**WORK TASK**
Print exactly what the entries say, line by line, from the first line down to the one with "S(t,j) = 27·1.37^j·0.75^(t−j).", inclusive.

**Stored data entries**

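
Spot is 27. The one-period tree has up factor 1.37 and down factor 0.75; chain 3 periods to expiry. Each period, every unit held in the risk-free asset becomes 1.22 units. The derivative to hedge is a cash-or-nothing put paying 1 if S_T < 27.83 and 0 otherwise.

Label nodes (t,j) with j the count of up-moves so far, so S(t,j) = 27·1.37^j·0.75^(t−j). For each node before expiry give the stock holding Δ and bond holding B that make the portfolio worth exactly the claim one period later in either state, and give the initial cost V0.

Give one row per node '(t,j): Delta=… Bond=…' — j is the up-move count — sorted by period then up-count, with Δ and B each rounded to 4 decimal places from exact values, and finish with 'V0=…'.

No-arbitrage ⇒ martingale measure with p* = (R−d)/(u−d) = 0.7581.
Payoff layer (t=3): V(3,0)=1.0000, V(3,1)=1.0000, V(3,2)=0.0000, V(3,3)=0.0000
(2,0): S=15.1875. Δ = (V_up−V_dn)/(S_up−S_dn) = (1.0000−1.0000)/(20.8069−11.3906) = 0.0000. V = [p*·1.0000 + (1−p*)·1.0000]/1.22 = 0.8197. B = V − Δ·S = 0.8197.
(2,1): S=27.7425. Δ = (V_up−V_dn)/(S_up−S_dn) = (0.0000−1.0000)/(38.0072−20.8069) = -0.0581. V = [p*·0.0000 + (1−p*)·1.0000]/1.22 = 0.1983. B = V − Δ·S = 1.8112.
(2,2): S=50.6763. Δ = (V_up−V_dn)/(S_up−S_dn) = (0.0000−0.0000)/(69.4265−38.0072) = 0.0000. V = [p*·0.0000 + (1−p*)·0.0000]/1.22 = 0.0000. B = V − Δ·S = 0.0000.
(1,0): S=20.2500. Δ = (V_up−V_dn)/(S_up−S_dn) = (0.1983−0.8197)/(27.7425−15.1875) = -0.0495. V = [p*·0.1983 + (1−p*)·0.8197]/1.22 = 0.2858. B = V − Δ·S = 1.2880.
(1,1): S=36.9900. Δ = (V_up−V_dn)/(S_up−S_dn) = (0.0000−0.1983)/(50.6763−27.7425) = -0.0086. V = [p*·0.0000 + (1−p*)·0.1983]/1.22 = 0.0393. B = V − Δ·S = 0.3592.
(0,0): S=27.0000. Δ = (V_up−V_dn)/(S_up−S_dn) = (0.0393−0.2858)/(36.9900−20.2500) = -0.0147. V = [p*·0.0393 + (1−p*)·0.2858]/1.22 = 0.0811. B = V − Δ·S = 0.4786.
The time-0 hedge costs 0.0811, which is the no-arbitrage price.

(0,0): Delta=-0.0147 Bond=0.4786
(1,0): Delta=-0.0495 Bond=1.2880
(1,1): Delta=-0.0086 Bond=0.3592
(2,0): Delta=0.0000 Bond=0.8197
(2,1): Delta=-0.0581 Bond=1.8112
(2,2): Delta=0.0000 Bond=0.0000
V0=0.0811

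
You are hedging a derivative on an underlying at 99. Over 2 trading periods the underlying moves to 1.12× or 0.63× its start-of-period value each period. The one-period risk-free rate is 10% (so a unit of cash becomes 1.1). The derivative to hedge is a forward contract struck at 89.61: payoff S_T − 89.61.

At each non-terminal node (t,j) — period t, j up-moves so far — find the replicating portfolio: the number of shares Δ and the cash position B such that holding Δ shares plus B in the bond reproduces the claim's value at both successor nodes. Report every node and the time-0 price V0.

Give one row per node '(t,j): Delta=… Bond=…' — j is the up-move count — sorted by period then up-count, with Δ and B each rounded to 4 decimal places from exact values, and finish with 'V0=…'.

Risk-neutral probability p* = (R−d)/(u−d) = (1.1−0.63)/(1.12−0.63) = 0.9592.
Terminal payoffs: V(2,0)=-50.3169, V(2,1)=-19.7556, V(2,2)=34.5756
Node (1,0) S=62.3700: V=(p*·-19.7556+(1−p*)·-50.3169)/1.1=-19.0936; Δ=(-19.7556−-50.3169)/(69.8544−39.2931)=1.0000; B=V−Δ·S=-81.4636
Node (1,1) S=110.8800: V=(p*·34.5756+(1−p*)·-19.7556)/1.1=29.4164; Δ=(34.5756−-19.7556)/(124.1856−69.8544)=1.0000; B=V−Δ·S=-81.4636
Node (0,0) S=99.0000: V=(p*·29.4164+(1−p*)·-19.0936)/1.1=24.9421; Δ=(29.4164−-19.0936)/(110.8800−62.3700)=1.0000; B=V−Δ·S=-74.0579
Root portfolio cost Δ·99+B reproduces V0=24.9421.

(0,0): Delta=1.0000 Bond=-74.0579
(1,0): Delta=1.0000 Bond=-81.4636
(1,1): Delta=1.0000 Bond=-81.4636
V0=24.9421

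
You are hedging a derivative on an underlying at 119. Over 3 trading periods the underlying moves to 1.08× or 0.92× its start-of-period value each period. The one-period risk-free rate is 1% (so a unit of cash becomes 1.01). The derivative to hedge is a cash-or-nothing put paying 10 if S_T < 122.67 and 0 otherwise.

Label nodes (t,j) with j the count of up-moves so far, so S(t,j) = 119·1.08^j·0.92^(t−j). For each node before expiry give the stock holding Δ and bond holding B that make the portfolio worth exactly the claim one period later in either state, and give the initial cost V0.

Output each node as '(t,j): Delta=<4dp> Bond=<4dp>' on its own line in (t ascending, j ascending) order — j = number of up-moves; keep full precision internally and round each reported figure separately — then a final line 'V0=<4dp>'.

Since d<R<u, set p* = (R−d)/(u−d) = 0.5625; price each node as the discounted p*-expectation of its children.
Terminal payoffs: V(3,0)=10.0000, V(3,1)=10.0000, V(3,2)=0.0000, V(3,3)=0.0000
  t=2,j=0: stock 100.7216 → up 108.7793 (V=10.0000), down 92.6639 (V=10.0000). Price 9.9010; hedge Δ=0.0000, bond B=9.9010.
  t=2,j=1: stock 118.2384 → up 127.6975 (V=0.0000), down 108.7793 (V=10.0000). Price 4.3317; hedge Δ=-0.5286, bond B=66.8317.
  t=2,j=2: stock 138.8016 → up 149.9057 (V=0.0000), down 127.6975 (V=0.0000). Price 0.0000; hedge Δ=0.0000, bond B=0.0000.
  t=1,j=0: stock 109.4800 → up 118.2384 (V=4.3317), down 100.7216 (V=9.9010). Price 6.7012; hedge Δ=-0.3179, bond B=41.5094.
  t=1,j=1: stock 128.5200 → up 138.8016 (V=0.0000), down 118.2384 (V=4.3317). Price 1.8763; hedge Δ=-0.2107, bond B=28.9494.
  t=0,j=0: stock 119.0000 → up 128.5200 (V=1.8763), down 109.4800 (V=6.7012). Price 3.9478; hedge Δ=-0.2534, bond B=34.1034.
Each (Δ,B) replicates both successor values, so the strategy is self-financing and V0 is arbitrage-free.

(0,0): Delta=-0.2534 Bond=34.1034
(1,0): Delta=-0.3179 Bond=41.5094
(1,1): Delta=-0.2107 Bond=28.9494
(2,0): Delta=0.0000 Bond=9.9010
(2,1): Delta=-0.5286 Bond=66.8317
(2,2): Delta=0.0000 Bond=0.0000
V0=3.9478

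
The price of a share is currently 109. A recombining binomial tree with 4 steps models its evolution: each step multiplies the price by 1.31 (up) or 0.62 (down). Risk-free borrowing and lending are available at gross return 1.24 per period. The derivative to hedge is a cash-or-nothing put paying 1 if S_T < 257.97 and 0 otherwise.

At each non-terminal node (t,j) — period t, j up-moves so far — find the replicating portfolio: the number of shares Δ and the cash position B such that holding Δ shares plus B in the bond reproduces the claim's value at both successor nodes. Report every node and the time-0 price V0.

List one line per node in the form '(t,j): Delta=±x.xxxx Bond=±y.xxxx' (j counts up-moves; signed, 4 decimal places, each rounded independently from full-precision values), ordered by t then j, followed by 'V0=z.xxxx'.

Risk-neutral probability p* = (R−d)/(u−d) = (1.24−0.62)/(1.31−0.62) = 0.8986.
Payoff layer (t=4): V(4,0)=1.0000, V(4,1)=1.0000, V(4,2)=1.0000, V(4,3)=1.0000, V(4,4)=0.0000
Node (3,0) S=25.9778: V=(p*·1.0000+(1−p*)·1.0000)/1.24=0.8065; Δ=(1.0000−1.0000)/(34.0309−16.1062)=0.0000; B=V−Δ·S=0.8065
Node (3,1) S=54.8885: V=(p*·1.0000+(1−p*)·1.0000)/1.24=0.8065; Δ=(1.0000−1.0000)/(71.9039−34.0309)=0.0000; B=V−Δ·S=0.8065
Node (3,2) S=115.9740: V=(p*·1.0000+(1−p*)·1.0000)/1.24=0.8065; Δ=(1.0000−1.0000)/(151.9260−71.9039)=0.0000; B=V−Δ·S=0.8065
Node (3,3) S=245.0419: V=(p*·0.0000+(1−p*)·1.0000)/1.24=0.0818; Δ=(0.0000−1.0000)/(321.0049−151.9260)=-0.0059; B=V−Δ·S=1.5311
Node (2,0) S=41.8996: V=(p*·0.8065+(1−p*)·0.8065)/1.24=0.6504; Δ=(0.8065−0.8065)/(54.8885−25.9778)=0.0000; B=V−Δ·S=0.6504
Node (2,1) S=88.5298: V=(p*·0.8065+(1−p*)·0.8065)/1.24=0.6504; Δ=(0.8065−0.8065)/(115.9740−54.8885)=0.0000; B=V−Δ·S=0.6504
Node (2,2) S=187.0549: V=(p*·0.0818+(1−p*)·0.8065)/1.24=0.1253; Δ=(0.0818−0.8065)/(245.0419−115.9740)=-0.0056; B=V−Δ·S=1.1755
Node (1,0) S=67.5800: V=(p*·0.6504+(1−p*)·0.6504)/1.24=0.5245; Δ=(0.6504−0.6504)/(88.5298−41.8996)=0.0000; B=V−Δ·S=0.5245
Node (1,1) S=142.7900: V=(p*·0.1253+(1−p*)·0.6504)/1.24=0.1440; Δ=(0.1253−0.6504)/(187.0549−88.5298)=-0.0053; B=V−Δ·S=0.9050
Node (0,0) S=109.0000: V=(p*·0.1440+(1−p*)·0.5245)/1.24=0.1472; Δ=(0.1440−0.5245)/(142.7900−67.5800)=-0.0051; B=V−Δ·S=0.6987
The time-0 hedge costs 0.1472, which is the no-arbitrage price.

(0,0): Delta=-0.0051 Bond=0.6987
(1,0): Delta=0.0000 Bond=0.5245
(1,1): Delta=-0.0053 Bond=0.9050
(2,0): Delta=0.0000 Bond=0.6504
(2,1): Delta=0.0000 Bond=0.6504
(2,2): Delta=-0.0056 Bond=1.1755
(3,0): Delta=0.0000 Bond=0.8065
(3,1): Delta=0.0000 Bond=0.8065
(3,2): Delta=0.0000 Bond=0.8065
(3,3): Delta=-0.0059 Bond=1.5311
V0=0.1472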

**ANSWER TO THE EXERCISE**
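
Spot is 27. The one-period tree has up factor 1.37 and down factor 0.75; chain 3 periods to expiry. Each period, every unit held in the risk-free asset becomes 1.22 units. The derivative to hedge is a cash-or-nothing put paying 1 if S_T < 27.83 and 0 otherwise.

Label nodes (t,j) with j the count of up-moves so far, so S(t,j) = 27·1.37^j·0.75^(t−j). For each node before expiry give the stock holding Δ and bond holding B that make the portfolio worth exactly the claim one period later in either state, and give the initial cost V0.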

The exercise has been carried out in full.